Goal of the exercise – Every line of the data must be set down exactly as shown.

Records for processing –
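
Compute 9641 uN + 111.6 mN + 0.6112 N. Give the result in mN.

In mN:
  9641 uN = 9641e-3 mN = 9.641
  111.6 mN → 111.6
  0.6112 N = 0.6112e3 mN = 611.2
Sum: 9.641 + 111.6 + 611.2 = 732.441

732.441 mN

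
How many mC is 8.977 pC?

pico = 10^-12, milli = 10^-3; factor is 10^-9.
8.977 × 10^-9 = 0.000000008977

0.000000008977 mC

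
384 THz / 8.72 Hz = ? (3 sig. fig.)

(384 × 10^12) / (8.72) = 44.04 × 10^12

44000000000000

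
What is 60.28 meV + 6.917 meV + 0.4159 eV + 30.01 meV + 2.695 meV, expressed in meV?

In meV:
  60.28 meV → 60.28
  6.917 meV → 6.917
  0.4159 eV = 0.4159e3 meV = 415.9
  30.01 meV → 30.01
  2.695 meV → 2.695
Sum: 60.28 + 6.917 + 415.9 + 30.01 + 2.695 = 515.802

515.802 meV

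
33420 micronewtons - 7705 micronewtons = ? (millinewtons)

In millinewtons:
  33420 micronewtons = 33420 × 10^-3 millinewtons = 33.42
  7705 micronewtons = 7705 × 10^-3 millinewtons = 7.705
Difference: 33.42 - 7.705 = 25.715

25.715 millinewtons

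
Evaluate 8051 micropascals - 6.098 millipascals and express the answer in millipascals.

1.953 millipascals

In millipascals:
  8051 micropascals = 8051 × 10^-3 millipascals = 8.051
  6.098 millipascals → 6.098
Difference: 8.051 - 6.098 = 1.953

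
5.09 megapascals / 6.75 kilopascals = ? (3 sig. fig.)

754

(5.09 × 10^6) / (6.75 × 10^3) = 0.7541 × 10^3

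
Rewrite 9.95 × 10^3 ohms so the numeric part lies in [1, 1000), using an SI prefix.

= 9.95 × 10^3 ohms; 10^3 is kilo.

9.95 kiloohms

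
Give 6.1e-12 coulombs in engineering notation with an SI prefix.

= 6.1e-12 coulombs; 1e-12 is pico.

6.1 picocoulombs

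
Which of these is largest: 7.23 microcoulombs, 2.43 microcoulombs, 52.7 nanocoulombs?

7.23 microcoulombs = 0.00000723 coulombs
2.43 microcoulombs = 0.00000243 coulombs
52.7 nanocoulombs = 0.0000000527 coulombs

7.23 microcoulombs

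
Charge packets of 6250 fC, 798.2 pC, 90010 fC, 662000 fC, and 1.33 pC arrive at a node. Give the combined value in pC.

In pC:
  6250 fC = 6250 × 10^-3 pC = 6.25
  798.2 pC → 798.2
  90010 fC = 90010 × 10^-3 pC = 90.01
  662000 fC = 662000 × 10^-3 pC = 662
  1.33 pC → 1.33
Sum: 6.25 + 798.2 + 90.01 + 662 + 1.33 = 1557.79

1557.79 pC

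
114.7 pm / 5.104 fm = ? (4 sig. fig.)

22470

(114.7e-12) / (5.104e-15) = 22.473e3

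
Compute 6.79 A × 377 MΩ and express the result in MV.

2559.83 MV

6.79 × 377e6 = 2559.83e6 V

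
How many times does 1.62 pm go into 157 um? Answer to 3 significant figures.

(157 × 10^-6) / (1.62 × 10^-12) = 96.91 × 10^6

96900000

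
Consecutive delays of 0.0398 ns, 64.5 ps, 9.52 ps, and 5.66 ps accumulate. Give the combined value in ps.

In ps:
  0.0398 ns = 0.0398e3 ps = 39.8
  64.5 ps → 64.5
  9.52 ps → 9.52
  5.66 ps → 5.66
Sum: 39.8 + 64.5 + 9.52 + 5.66 = 119.48

119.48 ps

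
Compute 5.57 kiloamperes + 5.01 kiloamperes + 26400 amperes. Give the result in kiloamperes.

In kiloamperes:
  5.57 kiloamperes → 5.57
  5.01 kiloamperes → 5.01
  26400 amperes = 26400 × 10^-3 kiloamperes = 26.4
Sum: 5.57 + 5.01 + 26.4 = 36.98

36.98 kiloamperes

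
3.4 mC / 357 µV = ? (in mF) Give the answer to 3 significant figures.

9520 mF

(3.4 × 10^-3) / (357 × 10^-6) = 0.0095238 × 10^3 F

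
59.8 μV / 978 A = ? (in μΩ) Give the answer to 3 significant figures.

0.0611 μΩ

(59.8 × 10⁻⁶) / (978) = 0.061145 × 10⁻⁶ Ω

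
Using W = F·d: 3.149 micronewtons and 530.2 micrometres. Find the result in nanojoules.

3.149 × 10^-6 × 530.2 × 10^-6 = 1669.5998 × 10^-12 J

1.6695998 nanojoules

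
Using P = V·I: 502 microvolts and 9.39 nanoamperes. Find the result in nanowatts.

0.00471378 nanowatts

502 × 10⁻⁶ × 9.39 × 10⁻⁹ = 4713.78 × 10⁻¹⁵ W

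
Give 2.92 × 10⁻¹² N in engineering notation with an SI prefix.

2.92 pN

= 2.92 × 10⁻¹² N; 10⁻¹² is pico.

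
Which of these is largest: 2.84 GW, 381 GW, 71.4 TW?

71.4 TW

2.84 GW = 2840000000 W
381 GW = 381000000000 W
71.4 TW = 71400000000000 W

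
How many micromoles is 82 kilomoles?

kilo = 1e3, micro = 1e-6; factor is 1e9.
82 × 1e9 = 82000000000

82000000000 micromoles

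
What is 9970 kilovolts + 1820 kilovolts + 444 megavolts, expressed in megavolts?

455.79 megavolts

In megavolts:
  9970 kilovolts = 9970 × 10^-3 megavolts = 9.97
  1820 kilovolts = 1820 × 10^-3 megavolts = 1.82
  444 megavolts → 444
Sum: 9.97 + 1.82 + 444 = 455.79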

Exercise solution –
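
Compute 9641 uN + 111.6 mN + 0.6112 N. Give the result in mN.

In mN:
  9641 uN = 9641e-3 mN = 9.641
  111.6 mN → 111.6
  0.6112 N = 0.6112e3 mN = 611.2
Sum: 9.641 + 111.6 + 611.2 = 732.441

732.441 mN

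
How many mC is 8.977 pC?

pico = 10^-12, milli = 10^-3; factor is 10^-9.
8.977 × 10^-9 = 0.000000008977

0.000000008977 mC

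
384 THz / 8.72 Hz = ? (3 sig. fig.)

(384 × 10^12) / (8.72) = 44.04 × 10^12

44000000000000

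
What is 60.28 meV + 6.917 meV + 0.4159 eV + 30.01 meV + 2.695 meV, expressed in meV?

In meV:
  60.28 meV → 60.28
  6.917 meV → 6.917
  0.4159 eV = 0.4159e3 meV = 415.9
  30.01 meV → 30.01
  2.695 meV → 2.695
Sum: 60.28 + 6.917 + 415.9 + 30.01 + 2.695 = 515.802

515.802 meV

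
33420 micronewtons - 7705 micronewtons = ? (millinewtons)

In millinewtons:
  33420 micronewtons = 33420 × 10^-3 millinewtons = 33.42
  7705 micronewtons = 7705 × 10^-3 millinewtons = 7.705
Difference: 33.42 - 7.705 = 25.715

25.715 millinewtons

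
Evaluate 8051 micropascals - 6.098 millipascals and express the answer in millipascals.

1.953 millipascals

In millipascals:
  8051 micropascals = 8051 × 10^-3 millipascals = 8.051
  6.098 millipascals → 6.098
Difference: 8.051 - 6.098 = 1.953

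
5.09 megapascals / 6.75 kilopascals = ? (3 sig. fig.)

754

(5.09 × 10^6) / (6.75 × 10^3) = 0.7541 × 10^3

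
Rewrite 9.95 × 10^3 ohms so the numeric part lies in [1, 1000), using an SI prefix.

= 9.95 × 10^3 ohms; 10^3 is kilo.

9.95 kiloohms

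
Give 6.1e-12 coulombs in engineering notation with an SI prefix.

= 6.1e-12 coulombs; 1e-12 is pico.

6.1 picocoulombs

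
Which of these is largest: 7.23 microcoulombs, 2.43 microcoulombs, 52.7 nanocoulombs?

7.23 microcoulombs = 0.00000723 coulombs
2.43 microcoulombs = 0.00000243 coulombs
52.7 nanocoulombs = 0.0000000527 coulombs

7.23 microcoulombs

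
Charge packets of 6250 fC, 798.2 pC, 90010 fC, 662000 fC, and 1.33 pC arrive at a node. Give the combined value in pC.

In pC:
  6250 fC = 6250 × 10^-3 pC = 6.25
  798.2 pC → 798.2
  90010 fC = 90010 × 10^-3 pC = 90.01
  662000 fC = 662000 × 10^-3 pC = 662
  1.33 pC → 1.33
Sum: 6.25 + 798.2 + 90.01 + 662 + 1.33 = 1557.79

1557.79 pC

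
114.7 pm / 5.104 fm = ? (4 sig. fig.)

22470

(114.7e-12) / (5.104e-15) = 22.473e3

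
Compute 6.79 A × 377 MΩ and express the result in MV.

2559.83 MV

6.79 × 377e6 = 2559.83e6 V

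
How many times does 1.62 pm go into 157 um? Answer to 3 significant figures.

(157 × 10^-6) / (1.62 × 10^-12) = 96.91 × 10^6

96900000

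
Consecutive delays of 0.0398 ns, 64.5 ps, 9.52 ps, and 5.66 ps accumulate. Give the combined value in ps.

In ps:
  0.0398 ns = 0.0398e3 ps = 39.8
  64.5 ps → 64.5
  9.52 ps → 9.52
  5.66 ps → 5.66
Sum: 39.8 + 64.5 + 9.52 + 5.66 = 119.48

119.48 ps

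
Compute 5.57 kiloamperes + 5.01 kiloamperes + 26400 amperes. Give the result in kiloamperes.

In kiloamperes:
  5.57 kiloamperes → 5.57
  5.01 kiloamperes → 5.01
  26400 amperes = 26400 × 10^-3 kiloamperes = 26.4
Sum: 5.57 + 5.01 + 26.4 = 36.98

36.98 kiloamperes

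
3.4 mC / 357 µV = ? (in mF) Give the answer to 3 significant figures.

9520 mF

(3.4 × 10^-3) / (357 × 10^-6) = 0.0095238 × 10^3 F

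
59.8 μV / 978 A = ? (in μΩ) Give the answer to 3 significant figures.

0.0611 μΩ

(59.8 × 10⁻⁶) / (978) = 0.061145 × 10⁻⁶ Ω

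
Using W = F·d: 3.149 micronewtons and 530.2 micrometres. Find the result in nanojoules.

3.149 × 10^-6 × 530.2 × 10^-6 = 1669.5998 × 10^-12 J

1.6695998 nanojoules

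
Using P = V·I: 502 microvolts and 9.39 nanoamperes. Find the result in nanowatts.

0.00471378 nanowatts

502 × 10⁻⁶ × 9.39 × 10⁻⁹ = 4713.78 × 10⁻¹⁵ W

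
Give 2.92 × 10⁻¹² N in engineering notation with an SI prefix.

2.92 pN

= 2.92 × 10⁻¹² N; 10⁻¹² is pico.

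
Which of these is largest: 2.84 GW, 381 GW, 71.4 TW?

71.4 TW

2.84 GW = 2840000000 W
381 GW = 381000000000 W
71.4 TW = 71400000000000 W

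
How many micromoles is 82 kilomoles?

kilo = 1e3, micro = 1e-6; factor is 1e9.
82 × 1e9 = 82000000000

82000000000 micromoles

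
What is 9970 kilovolts + 1820 kilovolts + 444 megavolts, expressed in megavolts?

455.79 megavolts

In megavolts:
  9970 kilovolts = 9970 × 10^-3 megavolts = 9.97
  1820 kilovolts = 1820 × 10^-3 megavolts = 1.82
  444 megavolts → 444
Sum: 9.97 + 1.82 + 444 = 455.79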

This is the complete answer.